WHAT TO WORK ON » Output all of the material exactly; leave out no line.

GIVEN ENTRIES »

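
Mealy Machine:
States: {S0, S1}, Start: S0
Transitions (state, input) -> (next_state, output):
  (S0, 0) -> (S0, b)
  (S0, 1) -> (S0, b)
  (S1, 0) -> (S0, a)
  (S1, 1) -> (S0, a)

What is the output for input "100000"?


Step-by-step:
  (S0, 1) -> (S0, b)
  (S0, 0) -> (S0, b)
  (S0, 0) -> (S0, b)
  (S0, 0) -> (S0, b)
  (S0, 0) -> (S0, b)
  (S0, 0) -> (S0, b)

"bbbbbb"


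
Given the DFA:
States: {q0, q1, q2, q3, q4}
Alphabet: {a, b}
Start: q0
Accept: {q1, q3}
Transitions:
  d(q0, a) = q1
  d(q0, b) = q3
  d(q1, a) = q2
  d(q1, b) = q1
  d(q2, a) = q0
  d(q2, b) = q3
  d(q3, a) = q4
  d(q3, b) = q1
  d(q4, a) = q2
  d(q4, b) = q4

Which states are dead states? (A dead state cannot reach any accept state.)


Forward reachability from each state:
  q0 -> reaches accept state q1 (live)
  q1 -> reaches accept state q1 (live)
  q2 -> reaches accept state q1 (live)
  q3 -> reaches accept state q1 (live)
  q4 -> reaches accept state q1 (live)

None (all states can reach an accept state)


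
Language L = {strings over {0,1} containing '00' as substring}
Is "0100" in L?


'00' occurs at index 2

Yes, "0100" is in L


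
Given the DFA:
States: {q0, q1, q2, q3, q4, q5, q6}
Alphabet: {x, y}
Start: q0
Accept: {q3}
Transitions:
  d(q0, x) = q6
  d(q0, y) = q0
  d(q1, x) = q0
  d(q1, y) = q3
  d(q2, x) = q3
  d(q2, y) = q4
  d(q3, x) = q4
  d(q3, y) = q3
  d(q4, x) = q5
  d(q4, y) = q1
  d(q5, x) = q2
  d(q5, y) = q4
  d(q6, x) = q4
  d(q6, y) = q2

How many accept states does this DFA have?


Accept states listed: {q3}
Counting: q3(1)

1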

WRITTEN ANSWER »
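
Mealy Machine:
States: {S0, S1}, Start: S0
Transitions (state, input) -> (next_state, output):
  (S0, 0) -> (S0, b)
  (S0, 1) -> (S0, b)
  (S1, 0) -> (S0, a)
  (S1, 1) -> (S0, a)

What is the output for input "100000"?


Step-by-step:
  (S0, 1) -> (S0, b)
  (S0, 0) -> (S0, b)
  (S0, 0) -> (S0, b)
  (S0, 0) -> (S0, b)
  (S0, 0) -> (S0, b)
  (S0, 0) -> (S0, b)

"bbbbbb"


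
Given the DFA:
States: {q0, q1, q2, q3, q4}
Alphabet: {a, b}
Start: q0
Accept: {q1, q3}
Transitions:
  d(q0, a) = q1
  d(q0, b) = q3
  d(q1, a) = q2
  d(q1, b) = q1
  d(q2, a) = q0
  d(q2, b) = q3
  d(q3, a) = q4
  d(q3, b) = q1
  d(q4, a) = q2
  d(q4, b) = q4

Which states are dead states? (A dead state cannot reach any accept state.)


Forward reachability from each state:
  q0 -> reaches accept state q1 (live)
  q1 -> reaches accept state q1 (live)
  q2 -> reaches accept state q1 (live)
  q3 -> reaches accept state q1 (live)
  q4 -> reaches accept state q1 (live)

None (all states can reach an accept state)


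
Language L = {strings over {0,1} containing '00' as substring}
Is "0100" in L?


'00' occurs at index 2

Yes, "0100" is in L


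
Given the DFA:
States: {q0, q1, q2, q3, q4, q5, q6}
Alphabet: {x, y}
Start: q0
Accept: {q3}
Transitions:
  d(q0, x) = q6
  d(q0, y) = q0
  d(q1, x) = q0
  d(q1, y) = q3
  d(q2, x) = q3
  d(q2, y) = q4
  d(q3, x) = q4
  d(q3, y) = q3
  d(q4, x) = q5
  d(q4, y) = q1
  d(q5, x) = q2
  d(q5, y) = q4
  d(q6, x) = q4
  d(q6, y) = q2

How many accept states does this DFA have?


Accept states listed: {q3}
Counting: q3(1)

1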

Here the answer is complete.